# Stored items
------------------------------------

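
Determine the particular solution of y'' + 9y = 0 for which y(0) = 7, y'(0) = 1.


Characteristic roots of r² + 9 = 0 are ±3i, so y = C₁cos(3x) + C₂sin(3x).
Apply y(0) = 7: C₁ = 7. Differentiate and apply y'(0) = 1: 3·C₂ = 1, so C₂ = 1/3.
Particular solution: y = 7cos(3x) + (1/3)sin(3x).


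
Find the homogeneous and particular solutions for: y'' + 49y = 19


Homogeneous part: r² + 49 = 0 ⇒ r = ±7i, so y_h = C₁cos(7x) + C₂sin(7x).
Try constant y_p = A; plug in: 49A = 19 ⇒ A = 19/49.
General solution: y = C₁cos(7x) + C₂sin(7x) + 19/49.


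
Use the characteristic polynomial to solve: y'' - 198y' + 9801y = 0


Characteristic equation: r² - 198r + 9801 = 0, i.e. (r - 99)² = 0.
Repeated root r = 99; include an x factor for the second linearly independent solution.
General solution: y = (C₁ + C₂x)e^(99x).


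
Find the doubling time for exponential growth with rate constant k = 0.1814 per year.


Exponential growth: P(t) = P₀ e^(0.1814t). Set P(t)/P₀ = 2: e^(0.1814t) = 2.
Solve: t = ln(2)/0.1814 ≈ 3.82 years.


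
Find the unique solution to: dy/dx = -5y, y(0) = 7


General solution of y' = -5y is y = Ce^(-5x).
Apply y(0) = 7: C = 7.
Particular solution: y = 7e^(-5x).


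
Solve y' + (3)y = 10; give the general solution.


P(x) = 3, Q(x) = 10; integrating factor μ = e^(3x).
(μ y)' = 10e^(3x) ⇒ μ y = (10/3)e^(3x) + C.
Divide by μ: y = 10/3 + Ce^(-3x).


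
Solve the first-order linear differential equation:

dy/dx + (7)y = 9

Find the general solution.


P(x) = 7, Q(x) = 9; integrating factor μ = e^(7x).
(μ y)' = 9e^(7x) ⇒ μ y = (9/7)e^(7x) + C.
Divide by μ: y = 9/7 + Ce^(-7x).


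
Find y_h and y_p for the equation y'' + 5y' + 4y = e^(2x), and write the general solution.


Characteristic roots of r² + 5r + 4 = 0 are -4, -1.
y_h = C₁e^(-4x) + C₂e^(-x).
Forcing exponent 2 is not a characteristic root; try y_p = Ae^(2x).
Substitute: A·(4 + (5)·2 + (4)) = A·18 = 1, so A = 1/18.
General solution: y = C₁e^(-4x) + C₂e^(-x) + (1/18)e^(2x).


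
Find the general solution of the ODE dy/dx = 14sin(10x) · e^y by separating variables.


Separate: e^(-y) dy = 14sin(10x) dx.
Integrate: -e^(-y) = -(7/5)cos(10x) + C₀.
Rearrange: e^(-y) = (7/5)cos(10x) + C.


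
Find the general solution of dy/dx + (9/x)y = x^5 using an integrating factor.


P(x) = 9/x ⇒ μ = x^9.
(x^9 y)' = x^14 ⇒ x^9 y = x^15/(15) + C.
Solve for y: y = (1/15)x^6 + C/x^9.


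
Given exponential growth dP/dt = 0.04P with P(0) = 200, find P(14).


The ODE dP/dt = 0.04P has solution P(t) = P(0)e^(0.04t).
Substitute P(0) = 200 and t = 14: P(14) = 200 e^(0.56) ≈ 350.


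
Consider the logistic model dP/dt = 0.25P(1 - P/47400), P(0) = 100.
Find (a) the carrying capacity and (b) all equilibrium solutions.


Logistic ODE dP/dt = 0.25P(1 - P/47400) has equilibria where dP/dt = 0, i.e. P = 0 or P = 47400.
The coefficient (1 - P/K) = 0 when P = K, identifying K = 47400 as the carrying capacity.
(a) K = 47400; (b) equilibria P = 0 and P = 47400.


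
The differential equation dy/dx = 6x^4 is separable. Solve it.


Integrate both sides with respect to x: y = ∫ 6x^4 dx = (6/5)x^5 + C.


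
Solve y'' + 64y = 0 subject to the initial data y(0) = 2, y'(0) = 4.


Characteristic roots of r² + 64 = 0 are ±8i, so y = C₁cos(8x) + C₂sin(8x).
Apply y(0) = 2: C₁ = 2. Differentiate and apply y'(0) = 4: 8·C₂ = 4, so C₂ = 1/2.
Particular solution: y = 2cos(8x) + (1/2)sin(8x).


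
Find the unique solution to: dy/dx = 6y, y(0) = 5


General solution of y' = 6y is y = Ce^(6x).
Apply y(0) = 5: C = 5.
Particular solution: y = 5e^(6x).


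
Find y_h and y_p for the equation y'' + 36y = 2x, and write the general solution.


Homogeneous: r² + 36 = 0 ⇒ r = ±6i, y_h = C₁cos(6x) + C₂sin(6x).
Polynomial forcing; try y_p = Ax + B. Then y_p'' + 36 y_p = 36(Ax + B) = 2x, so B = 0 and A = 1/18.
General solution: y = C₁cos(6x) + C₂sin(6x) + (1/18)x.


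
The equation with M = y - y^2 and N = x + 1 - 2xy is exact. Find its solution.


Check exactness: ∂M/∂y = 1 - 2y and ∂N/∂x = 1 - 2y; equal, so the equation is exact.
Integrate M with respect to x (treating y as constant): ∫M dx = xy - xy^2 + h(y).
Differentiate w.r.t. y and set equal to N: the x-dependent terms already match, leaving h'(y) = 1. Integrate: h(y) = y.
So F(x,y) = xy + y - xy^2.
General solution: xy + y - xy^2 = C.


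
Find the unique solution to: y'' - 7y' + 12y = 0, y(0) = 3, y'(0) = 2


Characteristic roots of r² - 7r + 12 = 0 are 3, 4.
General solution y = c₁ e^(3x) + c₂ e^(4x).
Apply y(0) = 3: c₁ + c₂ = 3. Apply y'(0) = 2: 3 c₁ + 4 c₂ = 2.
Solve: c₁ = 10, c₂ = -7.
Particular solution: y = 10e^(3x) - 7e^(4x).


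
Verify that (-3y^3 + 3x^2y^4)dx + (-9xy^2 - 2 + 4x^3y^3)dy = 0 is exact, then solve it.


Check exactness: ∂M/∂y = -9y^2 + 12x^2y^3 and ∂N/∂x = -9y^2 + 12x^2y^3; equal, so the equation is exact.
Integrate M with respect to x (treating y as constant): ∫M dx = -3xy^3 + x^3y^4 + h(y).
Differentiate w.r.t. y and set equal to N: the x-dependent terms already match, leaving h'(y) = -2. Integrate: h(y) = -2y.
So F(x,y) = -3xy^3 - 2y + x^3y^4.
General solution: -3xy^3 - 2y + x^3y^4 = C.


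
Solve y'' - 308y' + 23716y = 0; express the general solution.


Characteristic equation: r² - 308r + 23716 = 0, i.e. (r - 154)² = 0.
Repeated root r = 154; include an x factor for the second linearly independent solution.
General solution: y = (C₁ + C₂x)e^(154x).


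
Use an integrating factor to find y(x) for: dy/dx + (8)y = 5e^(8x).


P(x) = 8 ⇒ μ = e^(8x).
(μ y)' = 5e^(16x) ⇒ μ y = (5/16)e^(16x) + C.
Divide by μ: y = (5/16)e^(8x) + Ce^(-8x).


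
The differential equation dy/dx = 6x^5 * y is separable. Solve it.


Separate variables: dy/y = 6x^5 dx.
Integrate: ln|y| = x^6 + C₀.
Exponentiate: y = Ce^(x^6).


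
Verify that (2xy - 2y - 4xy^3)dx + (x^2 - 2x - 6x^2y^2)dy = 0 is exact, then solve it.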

------------------------------------

Print every record above exactly as it was given.

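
Determine the particular solution of y'' + 9y = 0 for which y(0) = 7, y'(0) = 1.


Characteristic roots of r² + 9 = 0 are ±3i, so y = C₁cos(3x) + C₂sin(3x).
Apply y(0) = 7: C₁ = 7. Differentiate and apply y'(0) = 1: 3·C₂ = 1, so C₂ = 1/3.
Particular solution: y = 7cos(3x) + (1/3)sin(3x).


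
Find the homogeneous and particular solutions for: y'' + 49y = 19


Homogeneous part: r² + 49 = 0 ⇒ r = ±7i, so y_h = C₁cos(7x) + C₂sin(7x).
Try constant y_p = A; plug in: 49A = 19 ⇒ A = 19/49.
General solution: y = C₁cos(7x) + C₂sin(7x) + 19/49.


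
Use the characteristic polynomial to solve: y'' - 198y' + 9801y = 0


Characteristic equation: r² - 198r + 9801 = 0, i.e. (r - 99)² = 0.
Repeated root r = 99; include an x factor for the second linearly independent solution.
General solution: y = (C₁ + C₂x)e^(99x).


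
Find the doubling time for exponential growth with rate constant k = 0.1814 per year.


Exponential growth: P(t) = P₀ e^(0.1814t). Set P(t)/P₀ = 2: e^(0.1814t) = 2.
Solve: t = ln(2)/0.1814 ≈ 3.82 years.


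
Find the unique solution to: dy/dx = -5y, y(0) = 7


General solution of y' = -5y is y = Ce^(-5x).
Apply y(0) = 7: C = 7.
Particular solution: y = 7e^(-5x).


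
Solve y' + (3)y = 10; give the general solution.


P(x) = 3, Q(x) = 10; integrating factor μ = e^(3x).
(μ y)' = 10e^(3x) ⇒ μ y = (10/3)e^(3x) + C.
Divide by μ: y = 10/3 + Ce^(-3x).


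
Solve the first-order linear differential equation:

dy/dx + (7)y = 9

Find the general solution.


P(x) = 7, Q(x) = 9; integrating factor μ = e^(7x).
(μ y)' = 9e^(7x) ⇒ μ y = (9/7)e^(7x) + C.
Divide by μ: y = 9/7 + Ce^(-7x).


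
Find y_h and y_p for the equation y'' + 5y' + 4y = e^(2x), and write the general solution.


Characteristic roots of r² + 5r + 4 = 0 are -4, -1.
y_h = C₁e^(-4x) + C₂e^(-x).
Forcing exponent 2 is not a characteristic root; try y_p = Ae^(2x).
Substitute: A·(4 + (5)·2 + (4)) = A·18 = 1, so A = 1/18.
General solution: y = C₁e^(-4x) + C₂e^(-x) + (1/18)e^(2x).


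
Find the general solution of the ODE dy/dx = 14sin(10x) · e^y by separating variables.


Separate: e^(-y) dy = 14sin(10x) dx.
Integrate: -e^(-y) = -(7/5)cos(10x) + C₀.
Rearrange: e^(-y) = (7/5)cos(10x) + C.


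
Find the general solution of dy/dx + (9/x)y = x^5 using an integrating factor.


P(x) = 9/x ⇒ μ = x^9.
(x^9 y)' = x^14 ⇒ x^9 y = x^15/(15) + C.
Solve for y: y = (1/15)x^6 + C/x^9.


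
Given exponential growth dP/dt = 0.04P with P(0) = 200, find P(14).


The ODE dP/dt = 0.04P has solution P(t) = P(0)e^(0.04t).
Substitute P(0) = 200 and t = 14: P(14) = 200 e^(0.56) ≈ 350.


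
Consider the logistic model dP/dt = 0.25P(1 - P/47400), P(0) = 100.
Find (a) the carrying capacity and (b) all equilibrium solutions.


Logistic ODE dP/dt = 0.25P(1 - P/47400) has equilibria where dP/dt = 0, i.e. P = 0 or P = 47400.
The coefficient (1 - P/K) = 0 when P = K, identifying K = 47400 as the carrying capacity.
(a) K = 47400; (b) equilibria P = 0 and P = 47400.


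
The differential equation dy/dx = 6x^4 is separable. Solve it.


Integrate both sides with respect to x: y = ∫ 6x^4 dx = (6/5)x^5 + C.


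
Solve y'' + 64y = 0 subject to the initial data y(0) = 2, y'(0) = 4.


Characteristic roots of r² + 64 = 0 are ±8i, so y = C₁cos(8x) + C₂sin(8x).
Apply y(0) = 2: C₁ = 2. Differentiate and apply y'(0) = 4: 8·C₂ = 4, so C₂ = 1/2.
Particular solution: y = 2cos(8x) + (1/2)sin(8x).


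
Find the unique solution to: dy/dx = 6y, y(0) = 5


General solution of y' = 6y is y = Ce^(6x).
Apply y(0) = 5: C = 5.
Particular solution: y = 5e^(6x).


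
Find y_h and y_p for the equation y'' + 36y = 2x, and write the general solution.


Homogeneous: r² + 36 = 0 ⇒ r = ±6i, y_h = C₁cos(6x) + C₂sin(6x).
Polynomial forcing; try y_p = Ax + B. Then y_p'' + 36 y_p = 36(Ax + B) = 2x, so B = 0 and A = 1/18.
General solution: y = C₁cos(6x) + C₂sin(6x) + (1/18)x.


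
The equation with M = y - y^2 and N = x + 1 - 2xy is exact. Find its solution.


Check exactness: ∂M/∂y = 1 - 2y and ∂N/∂x = 1 - 2y; equal, so the equation is exact.
Integrate M with respect to x (treating y as constant): ∫M dx = xy - xy^2 + h(y).
Differentiate w.r.t. y and set equal to N: the x-dependent terms already match, leaving h'(y) = 1. Integrate: h(y) = y.
So F(x,y) = xy + y - xy^2.
General solution: xy + y - xy^2 = C.


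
Find the unique solution to: y'' - 7y' + 12y = 0, y(0) = 3, y'(0) = 2


Characteristic roots of r² - 7r + 12 = 0 are 3, 4.
General solution y = c₁ e^(3x) + c₂ e^(4x).
Apply y(0) = 3: c₁ + c₂ = 3. Apply y'(0) = 2: 3 c₁ + 4 c₂ = 2.
Solve: c₁ = 10, c₂ = -7.
Particular solution: y = 10e^(3x) - 7e^(4x).


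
Verify that (-3y^3 + 3x^2y^4)dx + (-9xy^2 - 2 + 4x^3y^3)dy = 0 is exact, then solve it.


Check exactness: ∂M/∂y = -9y^2 + 12x^2y^3 and ∂N/∂x = -9y^2 + 12x^2y^3; equal, so the equation is exact.
Integrate M with respect to x (treating y as constant): ∫M dx = -3xy^3 + x^3y^4 + h(y).
Differentiate w.r.t. y and set equal to N: the x-dependent terms already match, leaving h'(y) = -2. Integrate: h(y) = -2y.
So F(x,y) = -3xy^3 - 2y + x^3y^4.
General solution: -3xy^3 - 2y + x^3y^4 = C.


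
Solve y'' - 308y' + 23716y = 0; express the general solution.


Characteristic equation: r² - 308r + 23716 = 0, i.e. (r - 154)² = 0.
Repeated root r = 154; include an x factor for the second linearly independent solution.
General solution: y = (C₁ + C₂x)e^(154x).


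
Use an integrating factor to find y(x) for: dy/dx + (8)y = 5e^(8x).


P(x) = 8 ⇒ μ = e^(8x).
(μ y)' = 5e^(16x) ⇒ μ y = (5/16)e^(16x) + C.
Divide by μ: y = (5/16)e^(8x) + Ce^(-8x).


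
The differential equation dy/dx = 6x^5 * y is separable. Solve it.


Separate variables: dy/y = 6x^5 dx.
Integrate: ln|y| = x^6 + C₀.
Exponentiate: y = Ce^(x^6).


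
Verify that (2xy - 2y - 4xy^3)dx + (x^2 - 2x - 6x^2y^2)dy = 0 is exact, then solve it.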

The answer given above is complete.